TASK MATERIAL »
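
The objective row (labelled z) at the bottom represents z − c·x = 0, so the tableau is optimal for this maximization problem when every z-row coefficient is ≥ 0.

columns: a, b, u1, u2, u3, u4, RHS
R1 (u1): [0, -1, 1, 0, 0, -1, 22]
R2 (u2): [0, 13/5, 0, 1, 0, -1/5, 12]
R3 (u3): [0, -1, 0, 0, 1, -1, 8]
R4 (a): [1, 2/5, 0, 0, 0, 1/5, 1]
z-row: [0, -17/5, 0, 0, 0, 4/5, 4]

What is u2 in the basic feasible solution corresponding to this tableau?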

WHAT THE TASK ASKS »
Please transcribe all of the entries precisely.

TASK ANSWER »
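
The objective row (labelled z) at the bottom represents z − c·x = 0, so the tableau is optimal for this maximization problem when every z-row coefficient is ≥ 0.

columns: a, b, u1, u2, u3, u4, RHS
R1 (u1): [0, -1, 1, 0, 0, -1, 22]
R2 (u2): [0, 13/5, 0, 1, 0, -1/5, 12]
R3 (u3): [0, -1, 0, 0, 1, -1, 8]
R4 (a): [1, 2/5, 0, 0, 0, 1/5, 1]
z-row: [0, -17/5, 0, 0, 0, 4/5, 4]

What is u2 in the basic feasible solution corresponding to this tableau?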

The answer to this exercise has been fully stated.